#### Supplied records

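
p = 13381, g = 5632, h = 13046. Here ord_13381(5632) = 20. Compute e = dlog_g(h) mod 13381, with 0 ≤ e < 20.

19

Successive powers of 5632 modulo 13381:
  5632^0=1  5632^1=5632  5632^2=6454  5632^3=6132  5632^4=12444  5632^5=8311
  5632^6=814  5632^7=8146  5632^8=8204  5632^9=335  5632^10=13380  5632^11=7749
  5632^12=6927  5632^13=7249  5632^14=937  5632^15=5070  5632^16=12567  5632^17=5235
  5632^18=5177  5632^19=13046
So 5632^19 ≡ 13046 (mod 13381), giving e = 19.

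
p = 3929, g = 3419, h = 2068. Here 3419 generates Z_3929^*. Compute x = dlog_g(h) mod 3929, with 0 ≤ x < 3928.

Baby-step giant-step with m = ceil(sqrt(3928)) = 63.
Baby table (3419^j mod 3929 for j=0..62):
  0:1  1:3419  2:786  3:3827  4:943  5:2337  6:2546  7:2039
  8:1295  9:3551  10:259  11:1496  12:3195  13:1085  14:639  15:217
  16:3271  17:1615  18:1440  19:323  20:288  21:2422  22:2415  23:2056
  24:483  25:1197  26:2454  27:1811  28:3634  29:1148  30:3870  31:2587
  32:774  33:2089  34:3298  35:3561  36:3017  37:1498  38:2175  39:2657
  40:435  41:2103  42:87  43:2778  44:1589  45:2913  46:3461  47:2940
  48:1478  49:588  50:2653  51:2475  52:2888  53:495  54:2935  55:99
  56:587  57:3163  58:1689  59:2990  60:3481  61:598  62:1482
Giant step factor: 3419^(-63) ≡ 46 (mod 3929).
Scan 2068·46^i mod 3929 for i = 0, 1, …:
  i=0: 2068   i=1: 832   i=2: 2911   i=3: 320
  i=4: 2933   i=5: 1332   i=6: 2337
Match at i=6, j=5: x = 6·63 + 5 = 383.

383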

########

The problem — All the entries should be output exactly as given.

Written reply —
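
p = 13381, g = 5632, h = 13046. Here ord_13381(5632) = 20. Compute e = dlog_g(h) mod 13381, with 0 ≤ e < 20.

19

Successive powers of 5632 modulo 13381:
  5632^0=1  5632^1=5632  5632^2=6454  5632^3=6132  5632^4=12444  5632^5=8311
  5632^6=814  5632^7=8146  5632^8=8204  5632^9=335  5632^10=13380  5632^11=7749
  5632^12=6927  5632^13=7249  5632^14=937  5632^15=5070  5632^16=12567  5632^17=5235
  5632^18=5177  5632^19=13046
So 5632^19 ≡ 13046 (mod 13381), giving e = 19.

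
p = 3929, g = 3419, h = 2068. Here 3419 generates Z_3929^*. Compute x = dlog_g(h) mod 3929, with 0 ≤ x < 3928.

Baby-step giant-step with m = ceil(sqrt(3928)) = 63.
Baby table (3419^j mod 3929 for j=0..62):
  0:1  1:3419  2:786  3:3827  4:943  5:2337  6:2546  7:2039
  8:1295  9:3551  10:259  11:1496  12:3195  13:1085  14:639  15:217
  16:3271  17:1615  18:1440  19:323  20:288  21:2422  22:2415  23:2056
  24:483  25:1197  26:2454  27:1811  28:3634  29:1148  30:3870  31:2587
  32:774  33:2089  34:3298  35:3561  36:3017  37:1498  38:2175  39:2657
  40:435  41:2103  42:87  43:2778  44:1589  45:2913  46:3461  47:2940
  48:1478  49:588  50:2653  51:2475  52:2888  53:495  54:2935  55:99
  56:587  57:3163  58:1689  59:2990  60:3481  61:598  62:1482
Giant step factor: 3419^(-63) ≡ 46 (mod 3929).
Scan 2068·46^i mod 3929 for i = 0, 1, …:
  i=0: 2068   i=1: 832   i=2: 2911   i=3: 320
  i=4: 2933   i=5: 1332   i=6: 2337
Match at i=6, j=5: x = 6·63 + 5 = 383.

383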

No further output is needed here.